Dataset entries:

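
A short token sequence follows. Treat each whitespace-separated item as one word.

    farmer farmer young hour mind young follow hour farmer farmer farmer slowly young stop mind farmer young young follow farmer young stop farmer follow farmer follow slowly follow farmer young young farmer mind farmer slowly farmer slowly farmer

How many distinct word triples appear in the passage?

33

38 tokens → 36 trigram windows in total.
Repeated trigrams (each contributes count−1 duplicates):
  farmer slowly farmer: 2
  farmer young young: 2
  follow farmer young: 2
3 duplicate windows → 36 − 3 = 33 distinct.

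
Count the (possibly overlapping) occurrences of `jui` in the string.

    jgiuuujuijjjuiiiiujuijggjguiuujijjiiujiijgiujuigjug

Sliding a length-3 window over the 51 characters (49 positions):
  position 7–9: jui
  position 12–14: jui
  position 19–21: jui
  position 45–47: jui

4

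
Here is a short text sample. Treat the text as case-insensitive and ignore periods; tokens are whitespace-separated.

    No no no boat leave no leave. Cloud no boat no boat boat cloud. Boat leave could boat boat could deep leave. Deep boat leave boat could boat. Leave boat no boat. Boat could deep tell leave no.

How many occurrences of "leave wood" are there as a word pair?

Scanning the 37 overlapping bigram windows for "leave wood":
  (none found)

0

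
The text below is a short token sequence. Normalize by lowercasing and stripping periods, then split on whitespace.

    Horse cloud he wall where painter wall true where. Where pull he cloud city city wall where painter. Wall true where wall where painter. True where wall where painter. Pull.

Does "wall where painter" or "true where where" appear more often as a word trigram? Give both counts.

"wall where painter" (4 vs 1)

"wall where painter": 4 occurrences
"true where where": 1 occurrence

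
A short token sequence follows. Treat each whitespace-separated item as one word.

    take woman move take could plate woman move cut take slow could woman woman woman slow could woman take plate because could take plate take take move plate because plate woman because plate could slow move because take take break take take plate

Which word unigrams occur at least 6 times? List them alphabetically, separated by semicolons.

plate; take; woman

Unigram counts meeting the condition (at least 6 times):
  plate: 7
  take: 11
  woman: 7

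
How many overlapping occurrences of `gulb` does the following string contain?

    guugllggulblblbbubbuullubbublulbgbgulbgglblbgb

Sliding a length-4 window over the 46 characters (43 positions):
  position 8–11: gulb
  position 35–38: gulb

2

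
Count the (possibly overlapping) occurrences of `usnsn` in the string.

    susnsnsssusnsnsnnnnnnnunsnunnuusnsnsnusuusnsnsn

4

Sliding a length-5 window over the 47 characters (43 positions):
  position 2–6: usnsn
  position 10–14: usnsn
  position 31–35: usnsn
  position 41–45: usnsn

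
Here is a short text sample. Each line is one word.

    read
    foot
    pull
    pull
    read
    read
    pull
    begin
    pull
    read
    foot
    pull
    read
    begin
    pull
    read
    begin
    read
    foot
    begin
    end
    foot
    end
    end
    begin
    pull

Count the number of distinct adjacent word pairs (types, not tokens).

16

26 tokens → 25 bigram windows in total.
Repeated bigrams (each contributes count−1 duplicates):
  pull read: 4
  begin pull: 3
  read foot: 3
  foot pull: 2
  read begin: 2
9 duplicate windows → 25 − 9 = 16 distinct.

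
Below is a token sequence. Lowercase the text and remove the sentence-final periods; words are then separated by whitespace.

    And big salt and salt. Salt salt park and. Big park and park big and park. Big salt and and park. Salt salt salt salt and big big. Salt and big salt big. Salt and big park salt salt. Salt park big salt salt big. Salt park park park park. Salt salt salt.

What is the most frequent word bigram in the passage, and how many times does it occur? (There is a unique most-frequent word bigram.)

"salt salt", 10 times

Bigram frequencies (highest first):
  salt salt: 10
  big salt: 7
  and big: 5
  salt and: 5
  salt park: 3
  and park: 3
  … (10 more, each ≤ 3)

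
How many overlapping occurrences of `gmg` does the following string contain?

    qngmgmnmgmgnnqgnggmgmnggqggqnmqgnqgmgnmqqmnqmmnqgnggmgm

5

Sliding a length-3 window over the 55 characters (53 positions):
  position 3–5: gmg
  position 9–11: gmg
  position 18–20: gmg
  position 35–37: gmg
  position 52–54: gmg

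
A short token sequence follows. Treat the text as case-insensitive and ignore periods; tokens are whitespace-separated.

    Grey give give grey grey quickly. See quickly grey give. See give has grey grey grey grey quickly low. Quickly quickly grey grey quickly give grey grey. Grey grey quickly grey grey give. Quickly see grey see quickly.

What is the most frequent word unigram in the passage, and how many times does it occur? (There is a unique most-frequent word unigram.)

Unigram frequencies (highest first):
  grey: 17
  quickly: 9
  give: 6
  see: 4
  has: 1
  low: 1

"grey", 17 times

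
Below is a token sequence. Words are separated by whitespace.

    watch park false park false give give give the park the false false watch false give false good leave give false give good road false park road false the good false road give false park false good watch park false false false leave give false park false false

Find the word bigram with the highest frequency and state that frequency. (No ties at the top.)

"park false", 5 times

Bigram frequencies (highest first):
  park false: 5
  false park: 4
  false false: 4
  give false: 4
  false give: 3
  watch park: 2
  … (21 more, each ≤ 2)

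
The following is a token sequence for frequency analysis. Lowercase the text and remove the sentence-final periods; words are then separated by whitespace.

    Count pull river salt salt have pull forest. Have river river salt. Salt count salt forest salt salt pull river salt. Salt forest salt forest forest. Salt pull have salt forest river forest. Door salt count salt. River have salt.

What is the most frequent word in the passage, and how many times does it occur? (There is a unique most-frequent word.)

Unigram frequencies (highest first):
  salt: 15
  forest: 7
  river: 6
  pull: 4
  have: 4
  count: 3
  … (1 more, each ≤ 1)

"salt", 15 times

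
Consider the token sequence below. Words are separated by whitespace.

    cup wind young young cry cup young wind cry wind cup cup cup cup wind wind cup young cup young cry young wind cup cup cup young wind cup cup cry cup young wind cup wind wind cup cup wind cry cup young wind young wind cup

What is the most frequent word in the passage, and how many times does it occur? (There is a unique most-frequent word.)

Unigram frequencies (highest first):
  cup: 19
  wind: 13
  young: 10
  cry: 5

"cup", 19 times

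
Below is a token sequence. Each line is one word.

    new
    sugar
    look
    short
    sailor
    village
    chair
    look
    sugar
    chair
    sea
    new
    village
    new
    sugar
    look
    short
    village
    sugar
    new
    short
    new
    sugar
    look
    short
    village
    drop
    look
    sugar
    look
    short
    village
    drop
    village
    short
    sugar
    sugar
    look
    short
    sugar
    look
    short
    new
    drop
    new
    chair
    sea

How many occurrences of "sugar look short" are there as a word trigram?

Scanning the 45 overlapping trigram windows for "sugar look short":
  position 2–4: sugar look short
  position 15–17: sugar look short
  position 23–25: sugar look short
  position 29–31: sugar look short
  position 37–39: sugar look short
  position 40–42: sugar look short

6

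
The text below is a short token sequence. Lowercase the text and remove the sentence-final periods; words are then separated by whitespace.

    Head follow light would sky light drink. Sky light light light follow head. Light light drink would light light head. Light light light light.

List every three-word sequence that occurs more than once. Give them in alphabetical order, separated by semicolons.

head light light; light light light

Trigram counts meeting the condition (more than once):
  head light light: 2
  light light light: 3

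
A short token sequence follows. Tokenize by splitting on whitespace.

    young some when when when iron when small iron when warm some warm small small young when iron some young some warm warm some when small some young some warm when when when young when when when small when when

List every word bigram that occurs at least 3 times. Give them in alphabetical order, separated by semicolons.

some warm; when small; when when; young some

Bigram counts meeting the condition (at least 3 times):
  some warm: 3
  when small: 3
  when when: 7
  young some: 3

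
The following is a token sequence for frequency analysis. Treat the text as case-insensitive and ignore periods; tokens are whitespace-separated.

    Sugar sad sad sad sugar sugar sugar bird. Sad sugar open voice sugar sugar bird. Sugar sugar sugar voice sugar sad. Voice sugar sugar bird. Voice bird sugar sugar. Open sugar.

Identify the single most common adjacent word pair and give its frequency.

Bigram frequencies (highest first):
  sugar sugar: 7
  sugar bird: 3
  voice sugar: 3
  sugar sad: 2
  sad sad: 2
  sad sugar: 2
  … (9 more, each ≤ 2)

"sugar sugar", 7 times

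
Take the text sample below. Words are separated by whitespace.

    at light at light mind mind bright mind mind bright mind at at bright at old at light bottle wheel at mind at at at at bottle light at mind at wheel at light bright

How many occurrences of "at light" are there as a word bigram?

4

Scanning the 34 overlapping bigram windows for "at light":
  position 1–2: at light
  position 3–4: at light
  position 17–18: at light
  position 33–34: at light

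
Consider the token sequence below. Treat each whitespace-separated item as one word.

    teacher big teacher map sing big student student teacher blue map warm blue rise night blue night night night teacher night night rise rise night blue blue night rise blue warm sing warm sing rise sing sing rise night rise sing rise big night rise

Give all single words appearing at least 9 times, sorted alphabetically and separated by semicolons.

night; rise

Unigram counts meeting the condition (at least 9 times):
  night: 10
  rise: 9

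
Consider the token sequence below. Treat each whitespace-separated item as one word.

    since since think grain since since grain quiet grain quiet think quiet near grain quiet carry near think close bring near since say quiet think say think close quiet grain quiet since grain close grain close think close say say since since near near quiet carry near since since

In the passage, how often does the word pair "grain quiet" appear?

4

Scanning the 48 overlapping bigram windows for "grain quiet":
  position 7–8: grain quiet
  position 9–10: grain quiet
  position 14–15: grain quiet
  position 30–31: grain quiet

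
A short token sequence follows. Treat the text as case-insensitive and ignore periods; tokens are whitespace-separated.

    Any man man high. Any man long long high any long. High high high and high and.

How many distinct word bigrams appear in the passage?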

What this task involves:
Which lines above run from the one containing "teacher big teacher" to the one containing "since since think"? Give them again exactly, both ends included.

Completed exercise:
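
    teacher big teacher map sing big student student teacher blue map warm blue rise night blue night night night teacher night night rise rise night blue blue night rise blue warm sing warm sing rise sing sing rise night rise sing rise big night rise

Give all single words appearing at least 9 times, sorted alphabetically and separated by semicolons.

night; rise

Unigram counts meeting the condition (at least 9 times):
  night: 10
  rise: 9

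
Consider the token sequence below. Treat each whitespace-separated item as one word.

    since since think grain since since grain quiet grain quiet think quiet near grain quiet carry near think close bring near since say quiet think say think close quiet grain quiet since grain close grain close think close say say since since near near quiet carry near since since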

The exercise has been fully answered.